Collection entries
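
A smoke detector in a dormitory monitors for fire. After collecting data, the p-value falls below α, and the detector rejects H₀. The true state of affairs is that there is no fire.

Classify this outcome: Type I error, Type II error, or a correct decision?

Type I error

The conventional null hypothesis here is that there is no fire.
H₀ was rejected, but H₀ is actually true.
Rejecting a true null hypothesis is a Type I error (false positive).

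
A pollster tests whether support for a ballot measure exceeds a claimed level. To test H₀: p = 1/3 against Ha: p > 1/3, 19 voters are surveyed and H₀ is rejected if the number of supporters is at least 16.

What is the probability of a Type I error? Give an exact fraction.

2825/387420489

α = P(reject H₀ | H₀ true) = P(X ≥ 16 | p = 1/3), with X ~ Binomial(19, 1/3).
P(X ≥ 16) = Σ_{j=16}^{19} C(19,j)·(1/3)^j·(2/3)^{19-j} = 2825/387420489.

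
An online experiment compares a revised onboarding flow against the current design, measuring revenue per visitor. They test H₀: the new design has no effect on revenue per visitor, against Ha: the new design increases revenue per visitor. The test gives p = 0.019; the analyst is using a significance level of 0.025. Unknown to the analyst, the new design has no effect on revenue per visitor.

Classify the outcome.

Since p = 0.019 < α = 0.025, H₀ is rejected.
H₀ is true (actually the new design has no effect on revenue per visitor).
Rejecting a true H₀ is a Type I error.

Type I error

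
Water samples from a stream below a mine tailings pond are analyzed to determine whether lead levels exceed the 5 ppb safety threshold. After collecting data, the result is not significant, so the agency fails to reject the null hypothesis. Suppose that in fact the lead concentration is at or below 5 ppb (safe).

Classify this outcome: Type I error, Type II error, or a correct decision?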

• _Assigned task_
Up to and including the line with "A pollster tests", transcribe the entries above exactly, starting from their first line.

• _Written answer_
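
A smoke detector in a dormitory monitors for fire. After collecting data, the p-value falls below α, and the detector rejects H₀. The true state of affairs is that there is no fire.

Classify this outcome: Type I error, Type II error, or a correct decision?

Type I error

The conventional null hypothesis here is that there is no fire.
H₀ was rejected, but H₀ is actually true.
Rejecting a true null hypothesis is a Type I error (false positive).

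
A pollster tests whether support for a ballot measure exceeds a claimed level. To test H₀: p = 1/3 against Ha: p > 1/3, 19 voters are surveyed and H₀ is rejected if the number of supporters is at least 16.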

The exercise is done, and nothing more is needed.